- PROBLEM TO SOLVE
Transcribe, word for word, every record in the data below.

====== MATERIAL FOR THIS EXERCISE

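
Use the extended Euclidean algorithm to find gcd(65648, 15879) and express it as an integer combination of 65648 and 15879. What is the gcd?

Repeated division:
65648 = 4·15879 + 2132
15879 = 7·2132 + 955
2132 = 2·955 + 222
955 = 4·222 + 67
222 = 3·67 + 21
67 = 3·21 + 4
21 = 5·4 + 1
4 = 4·1 + 0
gcd(65648, 15879) = 1.
Back-substituting:
1 = 21 − 5·4
1 = −5·67 + 16·21
1 = 16·222 − 53·67
1 = −53·955 + 228·222
1 = 228·2132 − 509·955
1 = −509·15879 + 3791·2132
1 = 3791·65648 − 15673·15879
So 1 = (3791)·65648 + (-15673)·15879.

1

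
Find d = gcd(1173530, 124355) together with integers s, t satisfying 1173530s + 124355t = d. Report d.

Apply Euclid's algorithm to 1173530 and 124355:
1173530 = 9*124355 + 54335
124355 = 2*54335 + 15685
54335 = 3*15685 + 7280
15685 = 2*7280 + 1125
7280 = 6*1125 + 530
1125 = 2*530 + 65
530 = 8*65 + 10
65 = 6*10 + 5
10 = 2*5 + 0
gcd(1173530, 124355) = 5.
Working backward:
5 = 65 − 6·10
5 = −6·530 + 49·65
5 = 49·1125 − 104·530
5 = −104·7280 + 673·1125
5 = 673·15685 − 1450·7280
5 = −1450·54335 + 5023·15685
5 = 5023·124355 − 11496·54335
5 = −11496·1173530 + 108487·124355
So 5 = (-11496)·1173530 + (108487)·124355.

5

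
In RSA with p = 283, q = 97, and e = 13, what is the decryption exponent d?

φ(n) = (p−1)(q−1) = 282·96 = 27072.
Need d with 13·d ≡ 1 (mod 27072). Apply the extended Euclidean algorithm:
27072 = 2082*13 + 6
13 = 2*6 + 1
6 = 6*1 + 0
Back-substitute:
1 = 13 − 2·6
1 = −2·27072 + 4165·13
So 13·4165 ≡ 1 (mod 27072), hence d = 4165.

4165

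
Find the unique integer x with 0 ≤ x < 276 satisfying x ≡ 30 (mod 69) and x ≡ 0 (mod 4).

168

Write x = 30 + 69·k. Then 69·k ≡ 0 − 30 ≡ 2 (mod 4).
Need 69⁻¹ mod 4. Extended Euclid on (4, 1):
4 = 4·1 + 0
69⁻¹ ≡ 1 (mod 4), so k ≡ 1·2 ≡ 2 (mod 4).
x = 30 + 69·2 = 168.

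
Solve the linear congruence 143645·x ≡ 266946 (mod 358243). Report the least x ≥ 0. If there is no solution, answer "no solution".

138997

First find gcd(143645, 358243):
358243 = 2*143645 + 70953
143645 = 2*70953 + 1739
70953 = 40*1739 + 1393
1739 = 1*1393 + 346
1393 = 4*346 + 9
346 = 38*9 + 4
9 = 2*4 + 1
4 = 4*1 + 0
gcd = 1, so a unique solution mod 358243 exists.
Back-substitute for the Bézout coefficients:
1 = 9 − 2·4
1 = −2·346 + 77·9
1 = 77·1393 − 310·346
1 = −310·1739 + 387·1393
1 = 387·70953 − 15790·1739
1 = −15790·143645 + 31967·70953
1 = 31967·358243 − 79724·143645
So 143645·(-79724) ≡ 1 (mod 358243), giving 143645⁻¹ ≡ 278519.
x ≡ 143645⁻¹·266946 ≡ 278519·266946 ≡ 138997 (mod 358243).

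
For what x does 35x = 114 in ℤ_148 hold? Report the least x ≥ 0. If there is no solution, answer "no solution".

54

First find gcd(35, 148):
148 = 4*35 + 8
35 = 4*8 + 3
8 = 2*3 + 2
3 = 1*2 + 1
2 = 2*1 + 0
gcd = 1, so a unique solution mod 148 exists.
Back-substitute for the Bézout coefficients:
1 = 3 − 2
1 = −8 + 3·3
1 = 3·35 − 13·8
1 = −13·148 + 55·35
So 35·(55) ≡ 1 (mod 148), giving 35⁻¹ ≡ 55.
x ≡ 35⁻¹·114 ≡ 55·114 ≡ 54 (mod 148).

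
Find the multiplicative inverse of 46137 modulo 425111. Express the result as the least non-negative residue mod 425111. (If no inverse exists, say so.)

Run Euclid on (425111, 46137):
425111 = 9*46137 + 9878
46137 = 4*9878 + 6625
9878 = 1*6625 + 3253
6625 = 2*3253 + 119
3253 = 27*119 + 40
119 = 2*40 + 39
40 = 1*39 + 1
39 = 39*1 + 0
The gcd is 1. Working backward:
1 = 40 − 39
1 = −119 + 3·40
1 = 3·3253 − 82·119
1 = −82·6625 + 167·3253
1 = 167·9878 − 249·6625
1 = −249·46137 + 1163·9878
1 = 1163·425111 − 10716·46137
Hence 46137⁻¹ ≡ -10716 ≡ 414395 (mod 425111).

414395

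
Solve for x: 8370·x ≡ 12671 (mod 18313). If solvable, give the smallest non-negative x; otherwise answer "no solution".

9088

First find gcd(8370, 18313):
18313 = 2*8370 + 1573
8370 = 5*1573 + 505
1573 = 3*505 + 58
505 = 8*58 + 41
58 = 1*41 + 17
41 = 2*17 + 7
17 = 2*7 + 3
7 = 2*3 + 1
3 = 3*1 + 0
gcd = 1, so a unique solution mod 18313 exists.
Back-substitute for the Bézout coefficients:
1 = 7 − 2·3
1 = −2·17 + 5·7
1 = 5·41 − 12·17
1 = −12·58 + 17·41
1 = 17·505 − 148·58
1 = −148·1573 + 461·505
1 = 461·8370 − 2453·1573
1 = −2453·18313 + 5367·8370
So 8370·(5367) ≡ 1 (mod 18313), giving 8370⁻¹ ≡ 5367.
x ≡ 8370⁻¹·12671 ≡ 5367·12671 ≡ 9088 (mod 18313).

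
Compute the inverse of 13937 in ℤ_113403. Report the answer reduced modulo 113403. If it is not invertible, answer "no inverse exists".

7136

gcd(113403, 13937) by repeated division:
113403 = 8·13937 + 1907
13937 = 7·1907 + 588
1907 = 3·588 + 143
588 = 4·143 + 16
143 = 8·16 + 15
16 = 1·15 + 1
15 = 15·1 + 0
Since gcd(13937, 113403) = 1, back-substitute to write 1 as a combination:
1 = 16 − 15
1 = −143 + 9·16
1 = 9·588 − 37·143
1 = −37·1907 + 120·588
1 = 120·13937 − 877·1907
1 = −877·113403 + 7136·13937
So 13937·7136 ≡ 1 (mod 113403).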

============

- TASK SOLUTION
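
Use the extended Euclidean algorithm to find gcd(65648, 15879) and express it as an integer combination of 65648 and 15879. What is the gcd?

Repeated division:
65648 = 4·15879 + 2132
15879 = 7·2132 + 955
2132 = 2·955 + 222
955 = 4·222 + 67
222 = 3·67 + 21
67 = 3·21 + 4
21 = 5·4 + 1
4 = 4·1 + 0
gcd(65648, 15879) = 1.
Back-substituting:
1 = 21 − 5·4
1 = −5·67 + 16·21
1 = 16·222 − 53·67
1 = −53·955 + 228·222
1 = 228·2132 − 509·955
1 = −509·15879 + 3791·2132
1 = 3791·65648 − 15673·15879
So 1 = (3791)·65648 + (-15673)·15879.

1

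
Find d = gcd(1173530, 124355) together with integers s, t satisfying 1173530s + 124355t = d. Report d.

Apply Euclid's algorithm to 1173530 and 124355:
1173530 = 9*124355 + 54335
124355 = 2*54335 + 15685
54335 = 3*15685 + 7280
15685 = 2*7280 + 1125
7280 = 6*1125 + 530
1125 = 2*530 + 65
530 = 8*65 + 10
65 = 6*10 + 5
10 = 2*5 + 0
gcd(1173530, 124355) = 5.
Working backward:
5 = 65 − 6·10
5 = −6·530 + 49·65
5 = 49·1125 − 104·530
5 = −104·7280 + 673·1125
5 = 673·15685 − 1450·7280
5 = −1450·54335 + 5023·15685
5 = 5023·124355 − 11496·54335
5 = −11496·1173530 + 108487·124355
So 5 = (-11496)·1173530 + (108487)·124355.

5

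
In RSA with p = 283, q = 97, and e = 13, what is the decryption exponent d?

φ(n) = (p−1)(q−1) = 282·96 = 27072.
Need d with 13·d ≡ 1 (mod 27072). Apply the extended Euclidean algorithm:
27072 = 2082*13 + 6
13 = 2*6 + 1
6 = 6*1 + 0
Back-substitute:
1 = 13 − 2·6
1 = −2·27072 + 4165·13
So 13·4165 ≡ 1 (mod 27072), hence d = 4165.

4165

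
Find the unique integer x with 0 ≤ x < 276 satisfying x ≡ 30 (mod 69) and x ≡ 0 (mod 4).

168

Write x = 30 + 69·k. Then 69·k ≡ 0 − 30 ≡ 2 (mod 4).
Need 69⁻¹ mod 4. Extended Euclid on (4, 1):
4 = 4·1 + 0
69⁻¹ ≡ 1 (mod 4), so k ≡ 1·2 ≡ 2 (mod 4).
x = 30 + 69·2 = 168.

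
Solve the linear congruence 143645·x ≡ 266946 (mod 358243). Report the least x ≥ 0. If there is no solution, answer "no solution".

138997

First find gcd(143645, 358243):
358243 = 2*143645 + 70953
143645 = 2*70953 + 1739
70953 = 40*1739 + 1393
1739 = 1*1393 + 346
1393 = 4*346 + 9
346 = 38*9 + 4
9 = 2*4 + 1
4 = 4*1 + 0
gcd = 1, so a unique solution mod 358243 exists.
Back-substitute for the Bézout coefficients:
1 = 9 − 2·4
1 = −2·346 + 77·9
1 = 77·1393 − 310·346
1 = −310·1739 + 387·1393
1 = 387·70953 − 15790·1739
1 = −15790·143645 + 31967·70953
1 = 31967·358243 − 79724·143645
So 143645·(-79724) ≡ 1 (mod 358243), giving 143645⁻¹ ≡ 278519.
x ≡ 143645⁻¹·266946 ≡ 278519·266946 ≡ 138997 (mod 358243).

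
For what x does 35x = 114 in ℤ_148 hold? Report the least x ≥ 0. If there is no solution, answer "no solution".

54

First find gcd(35, 148):
148 = 4*35 + 8
35 = 4*8 + 3
8 = 2*3 + 2
3 = 1*2 + 1
2 = 2*1 + 0
gcd = 1, so a unique solution mod 148 exists.
Back-substitute for the Bézout coefficients:
1 = 3 − 2
1 = −8 + 3·3
1 = 3·35 − 13·8
1 = −13·148 + 55·35
So 35·(55) ≡ 1 (mod 148), giving 35⁻¹ ≡ 55.
x ≡ 35⁻¹·114 ≡ 55·114 ≡ 54 (mod 148).

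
Find the multiplicative inverse of 46137 modulo 425111. Express the result as the least non-negative residue mod 425111. (If no inverse exists, say so.)

Run Euclid on (425111, 46137):
425111 = 9*46137 + 9878
46137 = 4*9878 + 6625
9878 = 1*6625 + 3253
6625 = 2*3253 + 119
3253 = 27*119 + 40
119 = 2*40 + 39
40 = 1*39 + 1
39 = 39*1 + 0
The gcd is 1. Working backward:
1 = 40 − 39
1 = −119 + 3·40
1 = 3·3253 − 82·119
1 = −82·6625 + 167·3253
1 = 167·9878 − 249·6625
1 = −249·46137 + 1163·9878
1 = 1163·425111 − 10716·46137
Hence 46137⁻¹ ≡ -10716 ≡ 414395 (mod 425111).

414395

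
Solve for x: 8370·x ≡ 12671 (mod 18313). If solvable, give the smallest non-negative x; otherwise answer "no solution".

9088

First find gcd(8370, 18313):
18313 = 2*8370 + 1573
8370 = 5*1573 + 505
1573 = 3*505 + 58
505 = 8*58 + 41
58 = 1*41 + 17
41 = 2*17 + 7
17 = 2*7 + 3
7 = 2*3 + 1
3 = 3*1 + 0
gcd = 1, so a unique solution mod 18313 exists.
Back-substitute for the Bézout coefficients:
1 = 7 − 2·3
1 = −2·17 + 5·7
1 = 5·41 − 12·17
1 = −12·58 + 17·41
1 = 17·505 − 148·58
1 = −148·1573 + 461·505
1 = 461·8370 − 2453·1573
1 = −2453·18313 + 5367·8370
So 8370·(5367) ≡ 1 (mod 18313), giving 8370⁻¹ ≡ 5367.
x ≡ 8370⁻¹·12671 ≡ 5367·12671 ≡ 9088 (mod 18313).

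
Compute the inverse of 13937 in ℤ_113403. Report the answer reduced modulo 113403. If it is not invertible, answer "no inverse exists".

7136

gcd(113403, 13937) by repeated division:
113403 = 8·13937 + 1907
13937 = 7·1907 + 588
1907 = 3·588 + 143
588 = 4·143 + 16
143 = 8·16 + 15
16 = 1·15 + 1
15 = 15·1 + 0
Since gcd(13937, 113403) = 1, back-substitute to write 1 as a combination:
1 = 16 − 15
1 = −143 + 9·16
1 = 9·588 − 37·143
1 = −37·1907 + 120·588
1 = 120·13937 − 877·1907
1 = −877·113403 + 7136·13937
So 13937·7136 ≡ 1 (mod 113403).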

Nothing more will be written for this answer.